▶ Task
Take the data that follows and return it exactly.
━━━ Material provided
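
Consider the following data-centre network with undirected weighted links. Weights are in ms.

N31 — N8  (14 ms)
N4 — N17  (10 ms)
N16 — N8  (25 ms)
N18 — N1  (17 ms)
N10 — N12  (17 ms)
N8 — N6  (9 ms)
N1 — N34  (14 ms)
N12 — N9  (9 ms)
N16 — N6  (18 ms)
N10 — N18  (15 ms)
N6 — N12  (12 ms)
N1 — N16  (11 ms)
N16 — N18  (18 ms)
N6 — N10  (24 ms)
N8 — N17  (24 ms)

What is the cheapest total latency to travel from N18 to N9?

Enumerating some paths:
N18 - N16 - N6 - N12 - N9: 18+18+12+9 = 57
N18 - N10 - N12 - N9: 15+17+9 = 41
The minimum is 41 ms via N18 - N10 - N12 - N9.

41 ms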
━━━━━━
▶ The answer
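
Consider the following data-centre network with undirected weighted links. Weights are in ms.

N31 — N8  (14 ms)
N4 — N17  (10 ms)
N16 — N8  (25 ms)
N18 — N1  (17 ms)
N10 — N12  (17 ms)
N8 — N6  (9 ms)
N1 — N34  (14 ms)
N12 — N9  (9 ms)
N16 — N6  (18 ms)
N10 — N18  (15 ms)
N6 — N12  (12 ms)
N1 — N16  (11 ms)
N16 — N18  (18 ms)
N6 — N10  (24 ms)
N8 — N17  (24 ms)

What is the cheapest total latency to travel from N18 to N9?

Enumerating some paths:
N18 - N16 - N6 - N12 - N9: 18+18+12+9 = 57
N18 - N10 - N12 - N9: 15+17+9 = 41
The minimum is 41 ms via N18 - N10 - N12 - N9.

41 ms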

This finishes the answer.